_Task prompt_
Work out how many lines of the data below hold the string "then". Answer with that number alone.

Collection entries
● ● ●

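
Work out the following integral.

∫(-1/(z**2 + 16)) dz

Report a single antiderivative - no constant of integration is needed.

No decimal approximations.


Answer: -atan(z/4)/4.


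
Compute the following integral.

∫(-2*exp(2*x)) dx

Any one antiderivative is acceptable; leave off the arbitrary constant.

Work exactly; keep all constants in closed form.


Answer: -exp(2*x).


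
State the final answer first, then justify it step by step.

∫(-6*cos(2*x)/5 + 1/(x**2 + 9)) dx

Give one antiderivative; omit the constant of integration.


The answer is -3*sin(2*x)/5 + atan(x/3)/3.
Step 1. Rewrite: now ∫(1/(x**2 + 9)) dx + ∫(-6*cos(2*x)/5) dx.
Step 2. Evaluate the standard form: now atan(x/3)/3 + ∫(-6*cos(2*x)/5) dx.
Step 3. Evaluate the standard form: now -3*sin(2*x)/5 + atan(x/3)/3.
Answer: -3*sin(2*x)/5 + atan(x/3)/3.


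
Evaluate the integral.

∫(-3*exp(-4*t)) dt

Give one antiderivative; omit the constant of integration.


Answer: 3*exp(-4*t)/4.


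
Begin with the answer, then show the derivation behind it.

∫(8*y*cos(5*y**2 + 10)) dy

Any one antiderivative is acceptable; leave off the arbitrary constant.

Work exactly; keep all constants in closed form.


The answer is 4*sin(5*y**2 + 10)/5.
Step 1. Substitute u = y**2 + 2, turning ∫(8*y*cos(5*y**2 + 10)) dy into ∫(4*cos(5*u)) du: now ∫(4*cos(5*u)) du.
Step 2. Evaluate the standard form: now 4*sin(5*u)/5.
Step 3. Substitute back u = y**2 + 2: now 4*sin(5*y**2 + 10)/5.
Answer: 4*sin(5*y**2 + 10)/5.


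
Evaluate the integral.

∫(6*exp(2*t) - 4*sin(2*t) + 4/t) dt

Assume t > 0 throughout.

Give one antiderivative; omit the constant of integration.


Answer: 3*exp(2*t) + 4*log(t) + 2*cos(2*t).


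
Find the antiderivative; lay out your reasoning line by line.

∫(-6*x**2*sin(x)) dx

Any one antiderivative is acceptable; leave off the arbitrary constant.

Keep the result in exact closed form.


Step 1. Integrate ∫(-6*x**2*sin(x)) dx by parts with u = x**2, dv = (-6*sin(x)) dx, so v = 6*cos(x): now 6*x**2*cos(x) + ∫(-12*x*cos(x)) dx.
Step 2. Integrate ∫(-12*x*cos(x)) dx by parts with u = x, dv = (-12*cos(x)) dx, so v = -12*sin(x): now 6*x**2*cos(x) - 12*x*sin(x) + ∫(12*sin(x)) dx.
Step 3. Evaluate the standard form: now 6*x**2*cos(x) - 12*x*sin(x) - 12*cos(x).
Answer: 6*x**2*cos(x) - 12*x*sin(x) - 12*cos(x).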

● ● ●

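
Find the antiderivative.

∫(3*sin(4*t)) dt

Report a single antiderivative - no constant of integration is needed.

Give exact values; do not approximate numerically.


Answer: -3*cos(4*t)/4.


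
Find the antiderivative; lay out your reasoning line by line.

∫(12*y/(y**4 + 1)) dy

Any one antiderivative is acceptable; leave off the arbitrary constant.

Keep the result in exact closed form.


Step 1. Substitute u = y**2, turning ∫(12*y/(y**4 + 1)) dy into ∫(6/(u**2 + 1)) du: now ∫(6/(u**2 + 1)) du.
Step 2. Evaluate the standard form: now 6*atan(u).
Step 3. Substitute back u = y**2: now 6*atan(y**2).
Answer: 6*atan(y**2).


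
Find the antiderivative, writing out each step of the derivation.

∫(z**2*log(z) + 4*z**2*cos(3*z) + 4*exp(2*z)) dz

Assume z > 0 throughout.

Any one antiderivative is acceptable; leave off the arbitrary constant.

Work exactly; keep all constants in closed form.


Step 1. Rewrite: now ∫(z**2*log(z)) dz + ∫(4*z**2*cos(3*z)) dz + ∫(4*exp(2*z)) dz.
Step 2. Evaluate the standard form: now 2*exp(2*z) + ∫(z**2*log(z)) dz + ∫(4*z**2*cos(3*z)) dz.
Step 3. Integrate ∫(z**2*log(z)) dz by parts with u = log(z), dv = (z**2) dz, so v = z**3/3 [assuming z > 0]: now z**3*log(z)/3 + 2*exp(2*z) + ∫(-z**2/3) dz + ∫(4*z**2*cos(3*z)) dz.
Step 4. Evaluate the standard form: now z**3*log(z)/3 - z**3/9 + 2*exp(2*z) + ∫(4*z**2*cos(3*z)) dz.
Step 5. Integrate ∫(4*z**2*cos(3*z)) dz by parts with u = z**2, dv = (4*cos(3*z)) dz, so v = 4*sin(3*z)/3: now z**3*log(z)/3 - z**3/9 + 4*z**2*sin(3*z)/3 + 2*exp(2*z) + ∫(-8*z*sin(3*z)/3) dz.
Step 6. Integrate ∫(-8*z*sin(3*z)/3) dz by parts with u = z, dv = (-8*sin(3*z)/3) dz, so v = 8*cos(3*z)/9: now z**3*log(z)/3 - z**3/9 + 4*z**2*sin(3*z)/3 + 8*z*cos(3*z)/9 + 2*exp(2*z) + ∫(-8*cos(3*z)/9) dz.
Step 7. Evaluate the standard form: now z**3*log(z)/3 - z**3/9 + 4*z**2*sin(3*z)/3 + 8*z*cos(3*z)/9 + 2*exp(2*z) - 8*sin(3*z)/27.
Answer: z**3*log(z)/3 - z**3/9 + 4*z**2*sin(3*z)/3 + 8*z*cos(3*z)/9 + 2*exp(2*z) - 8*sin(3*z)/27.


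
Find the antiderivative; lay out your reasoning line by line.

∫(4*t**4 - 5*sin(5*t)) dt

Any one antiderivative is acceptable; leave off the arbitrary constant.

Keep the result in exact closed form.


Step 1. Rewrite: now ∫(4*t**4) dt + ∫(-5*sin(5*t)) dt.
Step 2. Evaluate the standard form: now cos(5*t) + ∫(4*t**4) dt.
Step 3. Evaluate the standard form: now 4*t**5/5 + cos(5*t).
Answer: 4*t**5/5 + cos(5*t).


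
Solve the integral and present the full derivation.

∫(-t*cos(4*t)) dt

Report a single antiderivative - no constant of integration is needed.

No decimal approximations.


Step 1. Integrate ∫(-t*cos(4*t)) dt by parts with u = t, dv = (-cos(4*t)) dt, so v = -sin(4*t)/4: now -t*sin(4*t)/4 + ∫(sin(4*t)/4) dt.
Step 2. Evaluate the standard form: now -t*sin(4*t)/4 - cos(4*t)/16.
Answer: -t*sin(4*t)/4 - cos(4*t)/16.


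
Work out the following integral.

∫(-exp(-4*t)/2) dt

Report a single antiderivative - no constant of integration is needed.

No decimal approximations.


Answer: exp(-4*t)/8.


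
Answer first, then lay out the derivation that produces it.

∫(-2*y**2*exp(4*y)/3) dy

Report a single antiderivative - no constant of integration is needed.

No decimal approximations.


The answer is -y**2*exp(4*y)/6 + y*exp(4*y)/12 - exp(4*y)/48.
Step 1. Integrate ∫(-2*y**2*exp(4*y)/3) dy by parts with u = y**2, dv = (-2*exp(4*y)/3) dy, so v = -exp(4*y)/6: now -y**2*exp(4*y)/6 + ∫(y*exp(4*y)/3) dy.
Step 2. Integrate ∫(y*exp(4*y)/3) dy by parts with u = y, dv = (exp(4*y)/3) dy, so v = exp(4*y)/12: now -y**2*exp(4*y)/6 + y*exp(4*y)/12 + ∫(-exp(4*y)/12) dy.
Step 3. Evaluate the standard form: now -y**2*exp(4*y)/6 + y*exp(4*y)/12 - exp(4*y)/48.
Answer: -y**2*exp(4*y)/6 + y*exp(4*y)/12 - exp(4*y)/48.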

● ● ●

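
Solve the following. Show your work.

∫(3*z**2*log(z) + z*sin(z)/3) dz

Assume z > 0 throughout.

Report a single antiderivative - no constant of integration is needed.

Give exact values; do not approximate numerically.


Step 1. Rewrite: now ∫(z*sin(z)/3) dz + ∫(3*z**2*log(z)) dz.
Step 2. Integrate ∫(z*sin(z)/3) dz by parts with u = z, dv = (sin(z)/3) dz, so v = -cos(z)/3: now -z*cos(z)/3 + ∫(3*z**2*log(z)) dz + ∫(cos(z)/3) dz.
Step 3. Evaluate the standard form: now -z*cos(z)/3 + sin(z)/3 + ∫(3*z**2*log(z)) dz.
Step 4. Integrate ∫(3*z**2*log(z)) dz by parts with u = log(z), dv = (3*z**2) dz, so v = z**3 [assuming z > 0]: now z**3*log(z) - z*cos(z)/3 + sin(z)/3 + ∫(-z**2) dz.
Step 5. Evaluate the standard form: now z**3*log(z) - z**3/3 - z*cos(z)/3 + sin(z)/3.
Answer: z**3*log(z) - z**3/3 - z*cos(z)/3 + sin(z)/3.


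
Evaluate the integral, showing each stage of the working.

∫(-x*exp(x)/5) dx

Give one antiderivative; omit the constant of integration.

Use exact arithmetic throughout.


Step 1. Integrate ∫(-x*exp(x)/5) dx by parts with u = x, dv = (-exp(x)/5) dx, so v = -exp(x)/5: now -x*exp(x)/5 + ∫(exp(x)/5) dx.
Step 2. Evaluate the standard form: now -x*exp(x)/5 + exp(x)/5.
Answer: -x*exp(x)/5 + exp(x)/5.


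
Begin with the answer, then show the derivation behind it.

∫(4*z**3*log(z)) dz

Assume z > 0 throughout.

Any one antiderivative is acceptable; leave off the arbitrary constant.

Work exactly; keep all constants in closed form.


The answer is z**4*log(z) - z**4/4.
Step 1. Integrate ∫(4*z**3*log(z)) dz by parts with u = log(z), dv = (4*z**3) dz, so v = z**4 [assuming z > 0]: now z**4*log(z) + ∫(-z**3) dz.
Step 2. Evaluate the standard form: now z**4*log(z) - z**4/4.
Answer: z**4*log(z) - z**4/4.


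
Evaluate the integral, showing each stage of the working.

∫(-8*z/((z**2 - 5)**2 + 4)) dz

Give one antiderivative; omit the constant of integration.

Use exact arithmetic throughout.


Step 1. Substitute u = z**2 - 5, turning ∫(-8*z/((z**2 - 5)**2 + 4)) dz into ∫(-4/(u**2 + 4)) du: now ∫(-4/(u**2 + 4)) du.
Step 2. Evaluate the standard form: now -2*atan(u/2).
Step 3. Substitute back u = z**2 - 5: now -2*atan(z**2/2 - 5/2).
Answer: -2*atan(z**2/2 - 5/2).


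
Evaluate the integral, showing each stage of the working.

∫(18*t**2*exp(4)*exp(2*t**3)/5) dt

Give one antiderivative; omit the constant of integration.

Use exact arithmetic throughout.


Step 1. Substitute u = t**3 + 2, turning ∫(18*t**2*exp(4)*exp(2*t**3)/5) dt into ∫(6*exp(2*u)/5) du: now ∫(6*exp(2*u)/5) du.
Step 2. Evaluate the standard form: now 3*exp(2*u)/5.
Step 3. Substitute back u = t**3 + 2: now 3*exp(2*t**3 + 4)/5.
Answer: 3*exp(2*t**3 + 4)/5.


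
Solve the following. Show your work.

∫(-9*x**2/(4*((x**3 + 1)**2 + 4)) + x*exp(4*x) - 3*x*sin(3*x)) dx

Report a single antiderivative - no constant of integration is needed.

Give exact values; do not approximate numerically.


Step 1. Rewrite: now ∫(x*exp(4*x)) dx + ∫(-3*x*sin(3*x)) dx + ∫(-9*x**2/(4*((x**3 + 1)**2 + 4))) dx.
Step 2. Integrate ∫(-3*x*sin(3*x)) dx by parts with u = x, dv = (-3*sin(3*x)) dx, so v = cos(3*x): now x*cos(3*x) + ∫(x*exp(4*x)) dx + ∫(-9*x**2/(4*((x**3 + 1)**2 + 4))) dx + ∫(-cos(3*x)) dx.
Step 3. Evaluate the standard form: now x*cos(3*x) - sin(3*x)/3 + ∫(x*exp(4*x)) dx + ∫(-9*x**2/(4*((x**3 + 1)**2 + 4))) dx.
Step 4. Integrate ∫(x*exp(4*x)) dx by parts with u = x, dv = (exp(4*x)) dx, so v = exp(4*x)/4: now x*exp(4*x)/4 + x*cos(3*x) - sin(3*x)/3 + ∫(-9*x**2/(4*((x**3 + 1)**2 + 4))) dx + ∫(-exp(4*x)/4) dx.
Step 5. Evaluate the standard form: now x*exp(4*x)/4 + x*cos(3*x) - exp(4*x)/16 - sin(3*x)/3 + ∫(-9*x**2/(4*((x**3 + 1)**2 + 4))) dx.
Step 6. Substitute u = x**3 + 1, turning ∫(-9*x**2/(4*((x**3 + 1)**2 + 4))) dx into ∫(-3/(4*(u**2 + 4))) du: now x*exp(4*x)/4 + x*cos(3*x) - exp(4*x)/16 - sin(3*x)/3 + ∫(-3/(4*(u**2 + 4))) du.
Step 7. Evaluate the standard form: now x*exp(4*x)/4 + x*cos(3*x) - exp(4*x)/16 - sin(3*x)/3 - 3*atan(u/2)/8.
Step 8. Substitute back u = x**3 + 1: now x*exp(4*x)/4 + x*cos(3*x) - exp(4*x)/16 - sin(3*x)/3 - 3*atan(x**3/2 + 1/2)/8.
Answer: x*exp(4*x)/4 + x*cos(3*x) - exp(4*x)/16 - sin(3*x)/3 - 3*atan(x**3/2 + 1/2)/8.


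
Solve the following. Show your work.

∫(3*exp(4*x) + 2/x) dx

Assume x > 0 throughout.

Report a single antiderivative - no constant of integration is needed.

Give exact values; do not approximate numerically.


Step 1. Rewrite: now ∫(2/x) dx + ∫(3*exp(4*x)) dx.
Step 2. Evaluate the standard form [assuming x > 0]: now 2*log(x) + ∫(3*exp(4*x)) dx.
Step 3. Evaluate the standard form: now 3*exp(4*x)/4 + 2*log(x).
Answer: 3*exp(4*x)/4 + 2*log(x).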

● ● ●

_Reply_
4